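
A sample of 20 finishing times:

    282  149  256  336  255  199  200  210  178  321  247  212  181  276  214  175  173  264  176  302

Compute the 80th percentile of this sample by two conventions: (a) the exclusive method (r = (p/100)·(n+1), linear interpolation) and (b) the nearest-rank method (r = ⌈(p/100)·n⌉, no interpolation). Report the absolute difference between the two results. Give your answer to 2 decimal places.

Sorted: 149, 173, 175, 176, 178, 181, 199, 200, 210, 212, 214, 247, 255, 256, 264, 276, 282, 302, 321, 336.
n = 20.
(a) r = 16.8; between ranks 16 (276) and 17 (282): 280.8.
(b) the nearest-rank method: rank 16 → 276.
|280.8 − 276| = 4.8.

4.80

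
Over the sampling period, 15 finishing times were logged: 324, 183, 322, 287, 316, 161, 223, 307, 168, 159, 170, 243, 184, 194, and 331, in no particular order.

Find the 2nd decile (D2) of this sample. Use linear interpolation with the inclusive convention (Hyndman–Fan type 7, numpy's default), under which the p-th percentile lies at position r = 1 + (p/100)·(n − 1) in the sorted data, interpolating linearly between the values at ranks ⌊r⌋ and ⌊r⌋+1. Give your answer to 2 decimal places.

Sorted: 159, 161, 168, 170, 183, 184, 194, 223, 243, 287, 307, 316, 322, 324, 331.
n = 15.
r = 1 + (20/100)·(15 − 1) = 1 + 2.8 = 3.8.
Rank 3 is 168 and rank 4 is 170.
Interpolate: 168 + 0.8·(170 − 168) = 168 + 0.8·2 = 169.6.

169.60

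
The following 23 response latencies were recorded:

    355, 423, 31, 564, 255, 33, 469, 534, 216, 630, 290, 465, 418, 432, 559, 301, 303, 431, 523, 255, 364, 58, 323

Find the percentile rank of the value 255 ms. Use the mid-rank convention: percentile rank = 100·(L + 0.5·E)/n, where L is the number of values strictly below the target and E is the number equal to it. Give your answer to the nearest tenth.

21.7

Sorted: 31, 33, 58, 216, 255, 255, 290, 301, 303, 323, 355, 364, 418, 423, 431, 432, 465, 469, 523, 534, 559, 564, 630.
Count below 255: L = 4; count equal: E = 2; n = 23.
Percentile rank = 100·(4 + 0.5·2)/23 = 100·5/23 = 21.74.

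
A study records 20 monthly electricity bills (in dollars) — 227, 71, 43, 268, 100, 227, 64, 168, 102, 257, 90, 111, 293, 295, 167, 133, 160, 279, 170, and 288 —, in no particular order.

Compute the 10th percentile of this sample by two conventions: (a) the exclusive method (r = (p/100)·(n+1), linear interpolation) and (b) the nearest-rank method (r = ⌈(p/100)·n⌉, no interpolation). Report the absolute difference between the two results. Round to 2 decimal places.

0.70

Sorted: 43, 64, 71, 90, 100, 102, 111, 133, 160, 167, 168, 170, 227, 227, 257, 268, 279, 288, 293, 295.
n = 20.
(a) r = 2.1; between ranks 2 (64) and 3 (71): 64.7.
(b) the nearest-rank method: rank 2 → 64.
|64.7 − 64| = 0.7.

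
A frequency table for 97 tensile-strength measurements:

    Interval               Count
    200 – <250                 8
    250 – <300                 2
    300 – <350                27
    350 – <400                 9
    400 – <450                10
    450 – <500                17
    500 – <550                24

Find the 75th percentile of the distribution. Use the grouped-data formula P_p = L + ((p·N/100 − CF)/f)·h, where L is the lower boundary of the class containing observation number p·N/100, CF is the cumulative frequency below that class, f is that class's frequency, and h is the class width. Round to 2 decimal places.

N = 97; target position k = 75/100 · 97 = 72.75.
Cumulative frequencies: 8, 10, 37, 46, 56, 73, 97.
Observation 72.75 falls in the class 450 – <500.
L = 450, CF = 56, f = 17, h = 50.
P75 = 450 + ((72.75 − 56)/17)·50 = 450 + 49.2647 = 499.265.

499.26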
- - - - - - -
▶ [YOUR ASSIGNMENT] Find the string "order" in the listing and copy every line in which it occurs.

▶ [ANSWER TO THE PROBLEM]
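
Over the sampling period, 15 finishing times were logged: 324, 183, 322, 287, 316, 161, 223, 307, 168, 159, 170, 243, 184, 194, and 331, in no particular order.
A study records 20 monthly electricity bills (in dollars) — 227, 71, 43, 268, 100, 227, 64, 168, 102, 257, 90, 111, 293, 295, 167, 133, 160, 279, 170, and 288 —, in no particular order.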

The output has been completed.